ENTRIES SHOWN.
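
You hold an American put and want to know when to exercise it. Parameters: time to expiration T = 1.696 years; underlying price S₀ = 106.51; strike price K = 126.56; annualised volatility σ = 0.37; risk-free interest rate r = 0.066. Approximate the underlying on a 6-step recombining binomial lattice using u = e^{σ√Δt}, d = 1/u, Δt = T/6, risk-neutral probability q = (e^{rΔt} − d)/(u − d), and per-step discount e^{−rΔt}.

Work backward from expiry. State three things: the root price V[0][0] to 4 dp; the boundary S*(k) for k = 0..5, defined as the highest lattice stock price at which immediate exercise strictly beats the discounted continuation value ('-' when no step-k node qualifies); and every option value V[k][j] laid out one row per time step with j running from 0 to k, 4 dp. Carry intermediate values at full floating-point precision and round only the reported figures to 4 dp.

price = 27.8198
boundary = - - 71.8663 87.4899 71.8663 87.4899
tree:
27.8198
39.7341 16.8862
54.6937 26.1876 8.1681
67.5273 39.0701 14.2185 2.3907
78.0691 54.6937 24.0590 4.8572 0.0000
86.7284 67.5273 39.0701 9.8685 0.0000 0.0000
93.8414 78.0691 54.6937 20.0500 0.0000 0.0000 0.0000

params: Δt=0.28267 u=1.21740 d=0.82142 q=0.49854 e^(-rΔt)=0.98152
t_6 payoffs: 93.8414 78.0691 54.6937 20.0500 0.0000 0.0000 0.0000
t_5: node(5,0) S=39.8316 payoff=86.7284 vs cont=84.3892 → 86.7284 [stop]  node(5,1) S=59.0327 payoff=67.5273 vs cont=65.1881 → 67.5273 [stop]  node(5,2) S=87.4899 payoff=39.0701 vs cont=36.7309 → 39.0701 [stop]  node(5,3) S=129.6650 payoff=0.0000 vs cont=9.8685 → 9.8685 [wait]  node(5,4) S=192.1711 payoff=0.0000 vs cont=0.0000 → 0.0000 [wait]  node(5,5) S=284.8086 payoff=0.0000 vs cont=0.0000 → 0.0000 [wait]  ⇒ S*(5)=87.4899
t_4: node(4,0) S=48.4909 payoff=78.0691 vs cont=75.7299 → 78.0691 [stop]  node(4,1) S=71.8663 payoff=54.6937 vs cont=52.3545 → 54.6937 [stop]  node(4,2) S=106.5100 payoff=20.0500 vs cont=24.0590 → 24.0590 [wait]  node(4,3) S=157.8540 payoff=0.0000 vs cont=4.8572 → 4.8572 [wait]  node(4,4) S=233.9487 payoff=0.0000 vs cont=0.0000 → 0.0000 [wait]  ⇒ S*(4)=71.8663
t_3: node(3,0) S=59.0327 payoff=67.5273 vs cont=65.1881 → 67.5273 [stop]  node(3,1) S=87.4899 payoff=39.0701 vs cont=38.6926 → 39.0701 [stop]  node(3,2) S=129.6650 payoff=0.0000 vs cont=14.2185 → 14.2185 [wait]  node(3,3) S=192.1711 payoff=0.0000 vs cont=2.3907 → 2.3907 [wait]  ⇒ S*(3)=87.4899
t_2: node(2,0) S=71.8663 payoff=54.6937 vs cont=52.3545 → 54.6937 [stop]  node(2,1) S=106.5100 payoff=20.0500 vs cont=26.1876 → 26.1876 [wait]  node(2,2) S=157.8540 payoff=0.0000 vs cont=8.1681 → 8.1681 [wait]  ⇒ S*(2)=71.8663
t_1: node(1,0) S=87.4899 payoff=39.0701 vs cont=39.7341 → 39.7341 [wait]  node(1,1) S=129.6650 payoff=0.0000 vs cont=16.8862 → 16.8862 [wait]  ⇒ S*(1)=-
t_0: node(0,0) S=106.5100 payoff=20.0500 vs cont=27.8198 → 27.8198 [wait]  ⇒ S*(0)=-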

PROBLEM STATEMENT. Would you write out the full set of records above without alteration?

RESPONSE TO THIS EXERCISE.
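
You hold an American put and want to know when to exercise it. Parameters: time to expiration T = 1.696 years; underlying price S₀ = 106.51; strike price K = 126.56; annualised volatility σ = 0.37; risk-free interest rate r = 0.066. Approximate the underlying on a 6-step recombining binomial lattice using u = e^{σ√Δt}, d = 1/u, Δt = T/6, risk-neutral probability q = (e^{rΔt} − d)/(u − d), and per-step discount e^{−rΔt}.

Work backward from expiry. State three things: the root price V[0][0] to 4 dp; the boundary S*(k) for k = 0..5, defined as the highest lattice stock price at which immediate exercise strictly beats the discounted continuation value ('-' when no step-k node qualifies); and every option value V[k][j] laid out one row per time step with j running from 0 to k, 4 dp. Carry intermediate values at full floating-point precision and round only the reported figures to 4 dp.

price = 27.8198
boundary = - - 71.8663 87.4899 71.8663 87.4899
tree:
27.8198
39.7341 16.8862
54.6937 26.1876 8.1681
67.5273 39.0701 14.2185 2.3907
78.0691 54.6937 24.0590 4.8572 0.0000
86.7284 67.5273 39.0701 9.8685 0.0000 0.0000
93.8414 78.0691 54.6937 20.0500 0.0000 0.0000 0.0000

params: Δt=0.28267 u=1.21740 d=0.82142 q=0.49854 e^(-rΔt)=0.98152
t_6 payoffs: 93.8414 78.0691 54.6937 20.0500 0.0000 0.0000 0.0000
t_5: node(5,0) S=39.8316 payoff=86.7284 vs cont=84.3892 → 86.7284 [stop]  node(5,1) S=59.0327 payoff=67.5273 vs cont=65.1881 → 67.5273 [stop]  node(5,2) S=87.4899 payoff=39.0701 vs cont=36.7309 → 39.0701 [stop]  node(5,3) S=129.6650 payoff=0.0000 vs cont=9.8685 → 9.8685 [wait]  node(5,4) S=192.1711 payoff=0.0000 vs cont=0.0000 → 0.0000 [wait]  node(5,5) S=284.8086 payoff=0.0000 vs cont=0.0000 → 0.0000 [wait]  ⇒ S*(5)=87.4899
t_4: node(4,0) S=48.4909 payoff=78.0691 vs cont=75.7299 → 78.0691 [stop]  node(4,1) S=71.8663 payoff=54.6937 vs cont=52.3545 → 54.6937 [stop]  node(4,2) S=106.5100 payoff=20.0500 vs cont=24.0590 → 24.0590 [wait]  node(4,3) S=157.8540 payoff=0.0000 vs cont=4.8572 → 4.8572 [wait]  node(4,4) S=233.9487 payoff=0.0000 vs cont=0.0000 → 0.0000 [wait]  ⇒ S*(4)=71.8663
t_3: node(3,0) S=59.0327 payoff=67.5273 vs cont=65.1881 → 67.5273 [stop]  node(3,1) S=87.4899 payoff=39.0701 vs cont=38.6926 → 39.0701 [stop]  node(3,2) S=129.6650 payoff=0.0000 vs cont=14.2185 → 14.2185 [wait]  node(3,3) S=192.1711 payoff=0.0000 vs cont=2.3907 → 2.3907 [wait]  ⇒ S*(3)=87.4899
t_2: node(2,0) S=71.8663 payoff=54.6937 vs cont=52.3545 → 54.6937 [stop]  node(2,1) S=106.5100 payoff=20.0500 vs cont=26.1876 → 26.1876 [wait]  node(2,2) S=157.8540 payoff=0.0000 vs cont=8.1681 → 8.1681 [wait]  ⇒ S*(2)=71.8663
t_1: node(1,0) S=87.4899 payoff=39.0701 vs cont=39.7341 → 39.7341 [wait]  node(1,1) S=129.6650 payoff=0.0000 vs cont=16.8862 → 16.8862 [wait]  ⇒ S*(1)=-
t_0: node(0,0) S=106.5100 payoff=20.0500 vs cont=27.8198 → 27.8198 [wait]  ⇒ S*(0)=-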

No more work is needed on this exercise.